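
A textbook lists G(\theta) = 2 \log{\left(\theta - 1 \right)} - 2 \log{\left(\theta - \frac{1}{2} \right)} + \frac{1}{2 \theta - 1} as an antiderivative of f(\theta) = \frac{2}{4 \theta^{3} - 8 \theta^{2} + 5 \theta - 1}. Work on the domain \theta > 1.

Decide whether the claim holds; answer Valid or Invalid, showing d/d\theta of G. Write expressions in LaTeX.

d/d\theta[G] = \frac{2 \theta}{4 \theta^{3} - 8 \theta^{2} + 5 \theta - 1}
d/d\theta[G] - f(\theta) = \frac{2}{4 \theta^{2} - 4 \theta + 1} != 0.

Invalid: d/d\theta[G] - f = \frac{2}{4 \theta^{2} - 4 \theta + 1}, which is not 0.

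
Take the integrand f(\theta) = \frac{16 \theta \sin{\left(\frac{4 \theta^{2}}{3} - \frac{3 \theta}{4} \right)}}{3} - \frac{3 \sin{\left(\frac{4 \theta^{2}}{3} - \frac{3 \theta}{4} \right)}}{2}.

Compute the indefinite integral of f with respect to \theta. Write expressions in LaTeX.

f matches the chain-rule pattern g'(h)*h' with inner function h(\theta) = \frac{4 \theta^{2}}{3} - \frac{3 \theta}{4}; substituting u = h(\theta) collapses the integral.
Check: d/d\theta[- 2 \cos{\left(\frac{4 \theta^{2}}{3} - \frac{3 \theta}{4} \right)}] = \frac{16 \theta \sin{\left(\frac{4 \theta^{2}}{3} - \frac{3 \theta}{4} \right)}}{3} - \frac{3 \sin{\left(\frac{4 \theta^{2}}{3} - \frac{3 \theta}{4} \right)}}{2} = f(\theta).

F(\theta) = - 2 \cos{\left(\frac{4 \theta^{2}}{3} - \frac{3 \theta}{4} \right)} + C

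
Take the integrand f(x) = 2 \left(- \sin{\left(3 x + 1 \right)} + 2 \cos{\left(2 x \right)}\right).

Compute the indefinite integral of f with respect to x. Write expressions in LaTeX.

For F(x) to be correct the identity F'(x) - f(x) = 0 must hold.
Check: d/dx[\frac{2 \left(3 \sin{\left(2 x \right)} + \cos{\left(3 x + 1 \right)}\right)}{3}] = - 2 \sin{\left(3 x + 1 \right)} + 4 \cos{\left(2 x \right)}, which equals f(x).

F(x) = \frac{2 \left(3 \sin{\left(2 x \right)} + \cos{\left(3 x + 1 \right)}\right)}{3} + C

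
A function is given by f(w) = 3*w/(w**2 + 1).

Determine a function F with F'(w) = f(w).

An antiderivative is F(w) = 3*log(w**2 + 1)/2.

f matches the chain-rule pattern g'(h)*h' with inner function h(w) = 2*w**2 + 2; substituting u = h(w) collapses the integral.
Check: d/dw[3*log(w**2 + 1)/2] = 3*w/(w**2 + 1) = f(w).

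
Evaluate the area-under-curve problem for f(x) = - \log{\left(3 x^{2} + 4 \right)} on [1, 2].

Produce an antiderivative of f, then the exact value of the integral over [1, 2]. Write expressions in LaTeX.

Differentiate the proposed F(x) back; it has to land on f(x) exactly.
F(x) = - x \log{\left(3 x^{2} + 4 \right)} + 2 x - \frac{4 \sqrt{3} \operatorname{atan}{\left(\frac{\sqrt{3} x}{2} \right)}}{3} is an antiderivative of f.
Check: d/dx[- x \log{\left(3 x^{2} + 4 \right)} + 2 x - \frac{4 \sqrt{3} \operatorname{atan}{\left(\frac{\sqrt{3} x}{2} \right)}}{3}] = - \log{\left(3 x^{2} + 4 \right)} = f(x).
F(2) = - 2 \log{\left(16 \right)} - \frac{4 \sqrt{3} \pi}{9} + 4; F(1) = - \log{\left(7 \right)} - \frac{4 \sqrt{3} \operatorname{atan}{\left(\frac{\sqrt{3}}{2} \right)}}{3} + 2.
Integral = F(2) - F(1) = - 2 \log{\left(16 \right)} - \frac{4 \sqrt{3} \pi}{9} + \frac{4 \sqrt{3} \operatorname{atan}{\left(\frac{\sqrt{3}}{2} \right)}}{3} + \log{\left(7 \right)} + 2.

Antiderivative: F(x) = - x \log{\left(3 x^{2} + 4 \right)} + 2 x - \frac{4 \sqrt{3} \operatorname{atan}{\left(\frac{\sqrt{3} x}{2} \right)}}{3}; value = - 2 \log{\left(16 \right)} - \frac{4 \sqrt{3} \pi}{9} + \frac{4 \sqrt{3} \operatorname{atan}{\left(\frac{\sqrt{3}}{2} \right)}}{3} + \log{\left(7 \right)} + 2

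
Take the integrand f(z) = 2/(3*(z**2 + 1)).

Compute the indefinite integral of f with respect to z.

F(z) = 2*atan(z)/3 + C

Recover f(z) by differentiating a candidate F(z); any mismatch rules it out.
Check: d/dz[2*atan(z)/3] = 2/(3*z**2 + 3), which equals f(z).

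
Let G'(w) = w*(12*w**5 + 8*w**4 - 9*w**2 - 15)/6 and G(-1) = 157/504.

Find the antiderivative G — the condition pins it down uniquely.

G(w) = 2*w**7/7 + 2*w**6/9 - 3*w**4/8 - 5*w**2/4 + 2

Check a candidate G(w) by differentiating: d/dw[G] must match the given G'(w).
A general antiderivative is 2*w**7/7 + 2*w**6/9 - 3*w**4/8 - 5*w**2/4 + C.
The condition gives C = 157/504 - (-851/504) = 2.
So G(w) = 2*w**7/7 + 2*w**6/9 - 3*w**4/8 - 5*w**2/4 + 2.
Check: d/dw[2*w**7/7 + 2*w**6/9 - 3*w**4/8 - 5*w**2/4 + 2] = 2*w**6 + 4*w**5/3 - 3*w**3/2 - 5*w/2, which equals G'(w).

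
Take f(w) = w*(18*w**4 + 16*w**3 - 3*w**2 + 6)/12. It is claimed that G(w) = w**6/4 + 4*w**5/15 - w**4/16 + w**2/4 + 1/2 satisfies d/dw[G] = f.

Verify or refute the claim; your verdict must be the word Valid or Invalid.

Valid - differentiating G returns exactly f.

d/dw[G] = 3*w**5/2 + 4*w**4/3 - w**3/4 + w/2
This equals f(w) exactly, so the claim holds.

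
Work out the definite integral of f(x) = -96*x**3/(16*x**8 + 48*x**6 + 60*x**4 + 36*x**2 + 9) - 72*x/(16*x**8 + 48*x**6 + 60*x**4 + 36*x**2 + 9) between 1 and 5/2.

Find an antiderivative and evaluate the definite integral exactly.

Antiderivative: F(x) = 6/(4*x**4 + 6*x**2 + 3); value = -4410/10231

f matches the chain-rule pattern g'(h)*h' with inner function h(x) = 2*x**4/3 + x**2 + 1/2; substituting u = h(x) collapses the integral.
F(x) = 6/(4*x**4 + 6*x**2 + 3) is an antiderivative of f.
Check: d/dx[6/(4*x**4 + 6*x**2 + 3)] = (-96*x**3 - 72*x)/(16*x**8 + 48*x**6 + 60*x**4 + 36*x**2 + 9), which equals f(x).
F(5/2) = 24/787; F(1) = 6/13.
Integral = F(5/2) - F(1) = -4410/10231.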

----------

WORK ORDER
All lines of the data above must be repeated exactly.

EXERCISE RESULT
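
A textbook lists G(\theta) = 2 \log{\left(\theta - 1 \right)} - 2 \log{\left(\theta - \frac{1}{2} \right)} + \frac{1}{2 \theta - 1} as an antiderivative of f(\theta) = \frac{2}{4 \theta^{3} - 8 \theta^{2} + 5 \theta - 1}. Work on the domain \theta > 1.

Decide whether the claim holds; answer Valid or Invalid, showing d/d\theta of G. Write expressions in LaTeX.

d/d\theta[G] = \frac{2 \theta}{4 \theta^{3} - 8 \theta^{2} + 5 \theta - 1}
d/d\theta[G] - f(\theta) = \frac{2}{4 \theta^{2} - 4 \theta + 1} != 0.

Invalid: d/d\theta[G] - f = \frac{2}{4 \theta^{2} - 4 \theta + 1}, which is not 0.

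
Take the integrand f(\theta) = \frac{16 \theta \sin{\left(\frac{4 \theta^{2}}{3} - \frac{3 \theta}{4} \right)}}{3} - \frac{3 \sin{\left(\frac{4 \theta^{2}}{3} - \frac{3 \theta}{4} \right)}}{2}.

Compute the indefinite integral of f with respect to \theta. Write expressions in LaTeX.

f matches the chain-rule pattern g'(h)*h' with inner function h(\theta) = \frac{4 \theta^{2}}{3} - \frac{3 \theta}{4}; substituting u = h(\theta) collapses the integral.
Check: d/d\theta[- 2 \cos{\left(\frac{4 \theta^{2}}{3} - \frac{3 \theta}{4} \right)}] = \frac{16 \theta \sin{\left(\frac{4 \theta^{2}}{3} - \frac{3 \theta}{4} \right)}}{3} - \frac{3 \sin{\left(\frac{4 \theta^{2}}{3} - \frac{3 \theta}{4} \right)}}{2} = f(\theta).

F(\theta) = - 2 \cos{\left(\frac{4 \theta^{2}}{3} - \frac{3 \theta}{4} \right)} + C

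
Take the integrand f(x) = 2 \left(- \sin{\left(3 x + 1 \right)} + 2 \cos{\left(2 x \right)}\right).

Compute the indefinite integral of f with respect to x. Write expressions in LaTeX.

For F(x) to be correct the identity F'(x) - f(x) = 0 must hold.
Check: d/dx[\frac{2 \left(3 \sin{\left(2 x \right)} + \cos{\left(3 x + 1 \right)}\right)}{3}] = - 2 \sin{\left(3 x + 1 \right)} + 4 \cos{\left(2 x \right)}, which equals f(x).

F(x) = \frac{2 \left(3 \sin{\left(2 x \right)} + \cos{\left(3 x + 1 \right)}\right)}{3} + C

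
A function is given by f(w) = 3*w/(w**2 + 1).

Determine a function F with F'(w) = f(w).

An antiderivative is F(w) = 3*log(w**2 + 1)/2.

f matches the chain-rule pattern g'(h)*h' with inner function h(w) = 2*w**2 + 2; substituting u = h(w) collapses the integral.
Check: d/dw[3*log(w**2 + 1)/2] = 3*w/(w**2 + 1) = f(w).

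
Evaluate the area-under-curve problem for f(x) = - \log{\left(3 x^{2} + 4 \right)} on [1, 2].

Produce an antiderivative of f, then the exact value of the integral over [1, 2]. Write expressions in LaTeX.

Differentiate the proposed F(x) back; it has to land on f(x) exactly.
F(x) = - x \log{\left(3 x^{2} + 4 \right)} + 2 x - \frac{4 \sqrt{3} \operatorname{atan}{\left(\frac{\sqrt{3} x}{2} \right)}}{3} is an antiderivative of f.
Check: d/dx[- x \log{\left(3 x^{2} + 4 \right)} + 2 x - \frac{4 \sqrt{3} \operatorname{atan}{\left(\frac{\sqrt{3} x}{2} \right)}}{3}] = - \log{\left(3 x^{2} + 4 \right)} = f(x).
F(2) = - 2 \log{\left(16 \right)} - \frac{4 \sqrt{3} \pi}{9} + 4; F(1) = - \log{\left(7 \right)} - \frac{4 \sqrt{3} \operatorname{atan}{\left(\frac{\sqrt{3}}{2} \right)}}{3} + 2.
Integral = F(2) - F(1) = - 2 \log{\left(16 \right)} - \frac{4 \sqrt{3} \pi}{9} + \frac{4 \sqrt{3} \operatorname{atan}{\left(\frac{\sqrt{3}}{2} \right)}}{3} + \log{\left(7 \right)} + 2.

Antiderivative: F(x) = - x \log{\left(3 x^{2} + 4 \right)} + 2 x - \frac{4 \sqrt{3} \operatorname{atan}{\left(\frac{\sqrt{3} x}{2} \right)}}{3}; value = - 2 \log{\left(16 \right)} - \frac{4 \sqrt{3} \pi}{9} + \frac{4 \sqrt{3} \operatorname{atan}{\left(\frac{\sqrt{3}}{2} \right)}}{3} + \log{\left(7 \right)} + 2

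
Take the integrand f(z) = 2/(3*(z**2 + 1)).

Compute the indefinite integral of f with respect to z.

F(z) = 2*atan(z)/3 + C

Recover f(z) by differentiating a candidate F(z); any mismatch rules it out.
Check: d/dz[2*atan(z)/3] = 2/(3*z**2 + 3), which equals f(z).

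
Let G'(w) = w*(12*w**5 + 8*w**4 - 9*w**2 - 15)/6 and G(-1) = 157/504.

Find the antiderivative G — the condition pins it down uniquely.

G(w) = 2*w**7/7 + 2*w**6/9 - 3*w**4/8 - 5*w**2/4 + 2

Check a candidate G(w) by differentiating: d/dw[G] must match the given G'(w).
A general antiderivative is 2*w**7/7 + 2*w**6/9 - 3*w**4/8 - 5*w**2/4 + C.
The condition gives C = 157/504 - (-851/504) = 2.
So G(w) = 2*w**7/7 + 2*w**6/9 - 3*w**4/8 - 5*w**2/4 + 2.
Check: d/dw[2*w**7/7 + 2*w**6/9 - 3*w**4/8 - 5*w**2/4 + 2] = 2*w**6 + 4*w**5/3 - 3*w**3/2 - 5*w/2, which equals G'(w).

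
Take f(w) = w*(18*w**4 + 16*w**3 - 3*w**2 + 6)/12. It is claimed that G(w) = w**6/4 + 4*w**5/15 - w**4/16 + w**2/4 + 1/2 satisfies d/dw[G] = f.

Verify or refute the claim; your verdict must be the word Valid or Invalid.

Valid - differentiating G returns exactly f.

d/dw[G] = 3*w**5/2 + 4*w**4/3 - w**3/4 + w/2
This equals f(w) exactly, so the claim holds.

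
Work out the definite integral of f(x) = -96*x**3/(16*x**8 + 48*x**6 + 60*x**4 + 36*x**2 + 9) - 72*x/(16*x**8 + 48*x**6 + 60*x**4 + 36*x**2 + 9) between 1 and 5/2.

Find an antiderivative and evaluate the definite integral exactly.

Antiderivative: F(x) = 6/(4*x**4 + 6*x**2 + 3); value = -4410/10231

f matches the chain-rule pattern g'(h)*h' with inner function h(x) = 2*x**4/3 + x**2 + 1/2; substituting u = h(x) collapses the integral.
F(x) = 6/(4*x**4 + 6*x**2 + 3) is an antiderivative of f.
Check: d/dx[6/(4*x**4 + 6*x**2 + 3)] = (-96*x**3 - 72*x)/(16*x**8 + 48*x**6 + 60*x**4 + 36*x**2 + 9), which equals f(x).
F(5/2) = 24/787; F(1) = 6/13.
Integral = F(5/2) - F(1) = -4410/10231.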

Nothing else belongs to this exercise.